━━━━━ SUPPLIED DATA ━━━━━

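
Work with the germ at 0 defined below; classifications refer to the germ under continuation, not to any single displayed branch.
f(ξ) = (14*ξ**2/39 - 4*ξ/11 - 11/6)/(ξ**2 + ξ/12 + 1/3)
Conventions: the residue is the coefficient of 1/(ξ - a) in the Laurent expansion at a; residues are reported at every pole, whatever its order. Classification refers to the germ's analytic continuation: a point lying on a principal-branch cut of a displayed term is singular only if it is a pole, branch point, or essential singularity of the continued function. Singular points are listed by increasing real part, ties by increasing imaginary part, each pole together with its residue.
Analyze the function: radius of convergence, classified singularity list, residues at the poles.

Radius of convergence at 0: (1/3)*sqrt(3).
At (-1/24) - ((1/24)*sqrt(191))*i: a pole of order 1; residue (-1013/5148) - ((119635/983268)*sqrt(191))*i.
At (-1/24) + ((1/24)*sqrt(191))*i: a pole of order 1; residue (-1013/5148) + ((119635/983268)*sqrt(191))*i.


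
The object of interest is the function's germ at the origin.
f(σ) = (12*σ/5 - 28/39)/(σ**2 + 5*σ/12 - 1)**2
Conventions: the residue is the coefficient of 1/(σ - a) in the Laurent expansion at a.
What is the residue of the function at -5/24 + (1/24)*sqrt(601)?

The factor σ**2 + 5*σ/12 - 1 splits as (σ - a)(σ - a') with a = -5/24 + (1/24)*sqrt(601), a' = -5/24 - (1/24)*sqrt(601). At the order-2 pole a set g(σ) = (σ - a)^2*f(σ) = [12*σ/5 - 28/39] / (σ - a')^2.
Order-2 pole: residue = g'(a); g'(-5/24 + (1/24)*sqrt(601)) = (54720/4695613)*sqrt(601), so the residue is (54720/4695613)*sqrt(601).

The residue is (54720/4695613)*sqrt(601).


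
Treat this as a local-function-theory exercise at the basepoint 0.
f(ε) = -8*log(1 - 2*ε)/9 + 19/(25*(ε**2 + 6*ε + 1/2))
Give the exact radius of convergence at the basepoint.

Denominator factor (ε**2 + 6*ε + 1/2): discriminant 34, real irrational roots -3 + (1/2)*sqrt(34) and -3 - (1/2)*sqrt(34); poles of order 1, moduli 3 - (1/2)*sqrt(34) and 3 + (1/2)*sqrt(34).
Branch term (-8/9)*log(1 - ε/(1/2)): its argument vanishes at ε = 1/2, a logarithmic branch point, modulus 1/2.
The radius of convergence is the smallest modulus among the singular points: 3 - (1/2)*sqrt(34).

The radius of convergence is 3 - (1/2)*sqrt(34).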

━━━━━

Please set down each line of the records exactly as given.

▸ ANSWER FOR THIS EXERCISE:
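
Work with the germ at 0 defined below; classifications refer to the germ under continuation, not to any single displayed branch.
f(ξ) = (14*ξ**2/39 - 4*ξ/11 - 11/6)/(ξ**2 + ξ/12 + 1/3)
Conventions: the residue is the coefficient of 1/(ξ - a) in the Laurent expansion at a; residues are reported at every pole, whatever its order. Classification refers to the germ's analytic continuation: a point lying on a principal-branch cut of a displayed term is singular only if it is a pole, branch point, or essential singularity of the continued function. Singular points are listed by increasing real part, ties by increasing imaginary part, each pole together with its residue.
Analyze the function: radius of convergence, classified singularity list, residues at the poles.

Radius of convergence at 0: (1/3)*sqrt(3).
At (-1/24) - ((1/24)*sqrt(191))*i: a pole of order 1; residue (-1013/5148) - ((119635/983268)*sqrt(191))*i.
At (-1/24) + ((1/24)*sqrt(191))*i: a pole of order 1; residue (-1013/5148) + ((119635/983268)*sqrt(191))*i.


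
The object of interest is the function's germ at the origin.
f(σ) = (12*σ/5 - 28/39)/(σ**2 + 5*σ/12 - 1)**2
Conventions: the residue is the coefficient of 1/(σ - a) in the Laurent expansion at a.
What is the residue of the function at -5/24 + (1/24)*sqrt(601)?

The factor σ**2 + 5*σ/12 - 1 splits as (σ - a)(σ - a') with a = -5/24 + (1/24)*sqrt(601), a' = -5/24 - (1/24)*sqrt(601). At the order-2 pole a set g(σ) = (σ - a)^2*f(σ) = [12*σ/5 - 28/39] / (σ - a')^2.
Order-2 pole: residue = g'(a); g'(-5/24 + (1/24)*sqrt(601)) = (54720/4695613)*sqrt(601), so the residue is (54720/4695613)*sqrt(601).

The residue is (54720/4695613)*sqrt(601).


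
Treat this as a local-function-theory exercise at the basepoint 0.
f(ε) = -8*log(1 - 2*ε)/9 + 19/(25*(ε**2 + 6*ε + 1/2))
Give the exact radius of convergence at the basepoint.

Denominator factor (ε**2 + 6*ε + 1/2): discriminant 34, real irrational roots -3 + (1/2)*sqrt(34) and -3 - (1/2)*sqrt(34); poles of order 1, moduli 3 - (1/2)*sqrt(34) and 3 + (1/2)*sqrt(34).
Branch term (-8/9)*log(1 - ε/(1/2)): its argument vanishes at ε = 1/2, a logarithmic branch point, modulus 1/2.
The radius of convergence is the smallest modulus among the singular points: 3 - (1/2)*sqrt(34).

The radius of convergence is 3 - (1/2)*sqrt(34).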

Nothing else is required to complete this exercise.